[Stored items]
○ ○ ○
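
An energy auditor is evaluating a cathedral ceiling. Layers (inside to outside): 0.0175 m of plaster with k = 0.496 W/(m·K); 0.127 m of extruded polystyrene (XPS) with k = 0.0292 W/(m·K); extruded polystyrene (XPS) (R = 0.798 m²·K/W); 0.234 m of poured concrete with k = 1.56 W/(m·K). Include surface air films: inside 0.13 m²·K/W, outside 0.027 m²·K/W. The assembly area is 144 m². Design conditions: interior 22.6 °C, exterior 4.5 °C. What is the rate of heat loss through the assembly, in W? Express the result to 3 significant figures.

475 W

0.0175/0.496 = 0.03528
0.127/0.0292 = 4.349
0.234/1.56 = 0.15
R_total = 0.13 + 0.03528 + 4.349 + 0.798 + 0.15 + 0.027 = 5.49 m²·K/W
Q = A·ΔT/R = 144 × (22.6 − 4.5) / 5.49 = 474.8 W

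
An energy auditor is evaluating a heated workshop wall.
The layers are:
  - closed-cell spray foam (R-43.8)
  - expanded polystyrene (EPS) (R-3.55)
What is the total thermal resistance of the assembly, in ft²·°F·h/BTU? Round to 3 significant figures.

R_total = 43.8 + 3.55 = 47.35 ft²·°F·h/BTU

47.3 ft²·°F·h/BTU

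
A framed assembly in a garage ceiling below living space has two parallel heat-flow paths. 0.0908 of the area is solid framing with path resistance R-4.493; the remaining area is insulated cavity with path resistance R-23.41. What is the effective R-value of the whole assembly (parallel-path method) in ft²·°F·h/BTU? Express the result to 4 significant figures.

16.94 ft²·°F·h/BTU

U_eff = 0.9092/23.41 + 0.0908/4.493 = 0.038838 + 0.020209 = 0.059047
R_eff = 1/U_eff = 16.936 ft²·°F·h/BTU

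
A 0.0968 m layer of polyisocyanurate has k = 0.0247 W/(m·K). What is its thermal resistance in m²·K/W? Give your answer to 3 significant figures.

3.92 m²·K/W

R = L/k = 0.0968/0.0247 = 3.919 m²·K/W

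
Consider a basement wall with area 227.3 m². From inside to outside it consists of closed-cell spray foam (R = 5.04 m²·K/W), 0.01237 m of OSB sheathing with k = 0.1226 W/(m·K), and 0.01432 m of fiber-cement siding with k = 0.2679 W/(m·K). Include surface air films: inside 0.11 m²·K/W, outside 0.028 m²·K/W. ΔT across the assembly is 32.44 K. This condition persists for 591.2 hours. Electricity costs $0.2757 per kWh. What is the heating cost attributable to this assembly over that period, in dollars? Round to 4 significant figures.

0.01237/0.1226 = 0.1009
0.01432/0.2679 = 0.053453
R_total = 0.11 + 5.04 + 0.1009 + 0.053453 + 0.028 = 5.3324 m²·K/W
Q = 227.3 × 32.44 / 5.3324 = 1382.8 W
E = 1382.8 W × 591.2 h / 1000 = 817.52 kWh
Cost = 817.52 × 0.2757 = $225.39

225.4 dollars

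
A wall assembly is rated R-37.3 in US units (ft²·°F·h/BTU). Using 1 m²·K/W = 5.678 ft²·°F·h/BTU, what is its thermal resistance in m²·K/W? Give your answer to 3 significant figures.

R_SI = 37.3/5.678 = 6.569

6.57 m²·K/W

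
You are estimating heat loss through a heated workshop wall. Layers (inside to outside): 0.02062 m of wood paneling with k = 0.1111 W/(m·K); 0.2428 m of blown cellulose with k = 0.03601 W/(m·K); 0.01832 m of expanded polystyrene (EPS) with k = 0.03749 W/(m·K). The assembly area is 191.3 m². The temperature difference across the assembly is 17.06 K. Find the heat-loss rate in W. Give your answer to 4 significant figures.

0.02062/0.1111 = 0.1856
0.2428/0.03601 = 6.7426
0.01832/0.03749 = 0.48866
R_total = 0.1856 + 6.7426 + 0.48866 = 7.4168 m²·K/W
Q = A·ΔT/R = 191.3 × 17.06 / 7.4168 = 440.02 W

440.0 W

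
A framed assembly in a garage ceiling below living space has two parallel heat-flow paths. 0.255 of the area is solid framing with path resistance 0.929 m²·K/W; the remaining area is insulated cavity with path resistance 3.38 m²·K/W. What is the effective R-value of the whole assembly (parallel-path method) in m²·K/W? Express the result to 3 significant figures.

U_eff = 0.745/3.38 + 0.255/0.929 = 0.2204 + 0.2745 = 0.4949
R_eff = 1/U_eff = 2.021 m²·K/W

2.02 m²·K/W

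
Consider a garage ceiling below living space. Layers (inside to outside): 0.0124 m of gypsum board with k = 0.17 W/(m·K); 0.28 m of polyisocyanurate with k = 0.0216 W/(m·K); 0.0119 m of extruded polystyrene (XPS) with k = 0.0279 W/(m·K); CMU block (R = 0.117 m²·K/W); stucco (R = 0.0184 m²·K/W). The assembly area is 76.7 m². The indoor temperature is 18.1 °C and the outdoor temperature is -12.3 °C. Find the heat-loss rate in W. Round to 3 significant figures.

0.0124/0.17 = 0.07294
0.28/0.0216 = 12.96
0.0119/0.0279 = 0.4265
R_total = 0.07294 + 12.96 + 0.4265 + 0.117 + 0.0184 = 13.6 m²·K/W
Q = A·ΔT/R = 76.7 × (18.1 − (-12.3)) / 13.6 = 171.5 W

171 W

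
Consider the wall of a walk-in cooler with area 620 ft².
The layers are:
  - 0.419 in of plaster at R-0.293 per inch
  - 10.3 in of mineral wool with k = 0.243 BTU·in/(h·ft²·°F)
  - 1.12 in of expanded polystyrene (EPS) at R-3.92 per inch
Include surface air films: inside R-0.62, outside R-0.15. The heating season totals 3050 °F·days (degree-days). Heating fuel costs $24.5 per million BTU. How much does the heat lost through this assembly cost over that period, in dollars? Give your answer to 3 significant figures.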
○ ○ ○
→ **WHAT TO DO**
Output every entry shown above, exactly.

→ **WRITTEN ANSWER**
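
An energy auditor is evaluating a cathedral ceiling. Layers (inside to outside): 0.0175 m of plaster with k = 0.496 W/(m·K); 0.127 m of extruded polystyrene (XPS) with k = 0.0292 W/(m·K); extruded polystyrene (XPS) (R = 0.798 m²·K/W); 0.234 m of poured concrete with k = 1.56 W/(m·K). Include surface air films: inside 0.13 m²·K/W, outside 0.027 m²·K/W. The assembly area is 144 m². Design conditions: interior 22.6 °C, exterior 4.5 °C. What is the rate of heat loss through the assembly, in W? Express the result to 3 significant figures.

475 W

0.0175/0.496 = 0.03528
0.127/0.0292 = 4.349
0.234/1.56 = 0.15
R_total = 0.13 + 0.03528 + 4.349 + 0.798 + 0.15 + 0.027 = 5.49 m²·K/W
Q = A·ΔT/R = 144 × (22.6 − 4.5) / 5.49 = 474.8 W

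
An energy auditor is evaluating a heated workshop wall.
The layers are:
  - closed-cell spray foam (R-43.8)
  - expanded polystyrene (EPS) (R-3.55)
What is the total thermal resistance of the assembly, in ft²·°F·h/BTU? Round to 3 significant figures.

R_total = 43.8 + 3.55 = 47.35 ft²·°F·h/BTU

47.3 ft²·°F·h/BTU

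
A framed assembly in a garage ceiling below living space has two parallel heat-flow paths. 0.0908 of the area is solid framing with path resistance R-4.493; the remaining area is insulated cavity with path resistance R-23.41. What is the effective R-value of the whole assembly (parallel-path method) in ft²·°F·h/BTU? Express the result to 4 significant figures.

16.94 ft²·°F·h/BTU

U_eff = 0.9092/23.41 + 0.0908/4.493 = 0.038838 + 0.020209 = 0.059047
R_eff = 1/U_eff = 16.936 ft²·°F·h/BTU

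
A 0.0968 m layer of polyisocyanurate has k = 0.0247 W/(m·K). What is its thermal resistance in m²·K/W? Give your answer to 3 significant figures.

3.92 m²·K/W

R = L/k = 0.0968/0.0247 = 3.919 m²·K/W

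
Consider a basement wall with area 227.3 m². From inside to outside it consists of closed-cell spray foam (R = 5.04 m²·K/W), 0.01237 m of OSB sheathing with k = 0.1226 W/(m·K), and 0.01432 m of fiber-cement siding with k = 0.2679 W/(m·K). Include surface air films: inside 0.11 m²·K/W, outside 0.028 m²·K/W. ΔT across the assembly is 32.44 K. This condition persists for 591.2 hours. Electricity costs $0.2757 per kWh. What is the heating cost attributable to this assembly over that period, in dollars? Round to 4 significant figures.

0.01237/0.1226 = 0.1009
0.01432/0.2679 = 0.053453
R_total = 0.11 + 5.04 + 0.1009 + 0.053453 + 0.028 = 5.3324 m²·K/W
Q = 227.3 × 32.44 / 5.3324 = 1382.8 W
E = 1382.8 W × 591.2 h / 1000 = 817.52 kWh
Cost = 817.52 × 0.2757 = $225.39

225.4 dollars

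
A wall assembly is rated R-37.3 in US units (ft²·°F·h/BTU). Using 1 m²·K/W = 5.678 ft²·°F·h/BTU, what is its thermal resistance in m²·K/W? Give your answer to 3 significant figures.

R_SI = 37.3/5.678 = 6.569

6.57 m²·K/W

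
You are estimating heat loss through a heated workshop wall. Layers (inside to outside): 0.02062 m of wood paneling with k = 0.1111 W/(m·K); 0.2428 m of blown cellulose with k = 0.03601 W/(m·K); 0.01832 m of expanded polystyrene (EPS) with k = 0.03749 W/(m·K). The assembly area is 191.3 m². The temperature difference across the assembly is 17.06 K. Find the heat-loss rate in W. Give your answer to 4 significant figures.

0.02062/0.1111 = 0.1856
0.2428/0.03601 = 6.7426
0.01832/0.03749 = 0.48866
R_total = 0.1856 + 6.7426 + 0.48866 = 7.4168 m²·K/W
Q = A·ΔT/R = 191.3 × 17.06 / 7.4168 = 440.02 W

440.0 W

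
A framed assembly in a garage ceiling below living space has two parallel heat-flow paths. 0.255 of the area is solid framing with path resistance 0.929 m²·K/W; the remaining area is insulated cavity with path resistance 3.38 m²·K/W. What is the effective R-value of the whole assembly (parallel-path method) in m²·K/W? Express the result to 3 significant figures.

U_eff = 0.745/3.38 + 0.255/0.929 = 0.2204 + 0.2745 = 0.4949
R_eff = 1/U_eff = 2.021 m²·K/W

2.02 m²·K/W

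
Consider a garage ceiling below living space. Layers (inside to outside): 0.0124 m of gypsum board with k = 0.17 W/(m·K); 0.28 m of polyisocyanurate with k = 0.0216 W/(m·K); 0.0119 m of extruded polystyrene (XPS) with k = 0.0279 W/(m·K); CMU block (R = 0.117 m²·K/W); stucco (R = 0.0184 m²·K/W). The assembly area is 76.7 m². The indoor temperature is 18.1 °C and the outdoor temperature is -12.3 °C. Find the heat-loss rate in W. Round to 3 significant figures.

0.0124/0.17 = 0.07294
0.28/0.0216 = 12.96
0.0119/0.0279 = 0.4265
R_total = 0.07294 + 12.96 + 0.4265 + 0.117 + 0.0184 = 13.6 m²·K/W
Q = A·ΔT/R = 76.7 × (18.1 − (-12.3)) / 13.6 = 171.5 W

171 W

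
Consider the wall of a walk-in cooler with area 620 ft².
The layers are:
  - 0.419 in of plaster at R-0.293 per inch
  - 10.3 in of mineral wool with k = 0.243 BTU·in/(h·ft²·°F)
  - 1.12 in of expanded polystyrene (EPS) at R-3.92 per inch
Include surface air films: inside R-0.62, outside R-0.15. The heating season totals 3050 °F·days (degree-days). Heating fuel costs $24.5 per million BTU. How much does the heat lost through this assembly cost over that period, in dollars? Give your answer to 3 significant figures.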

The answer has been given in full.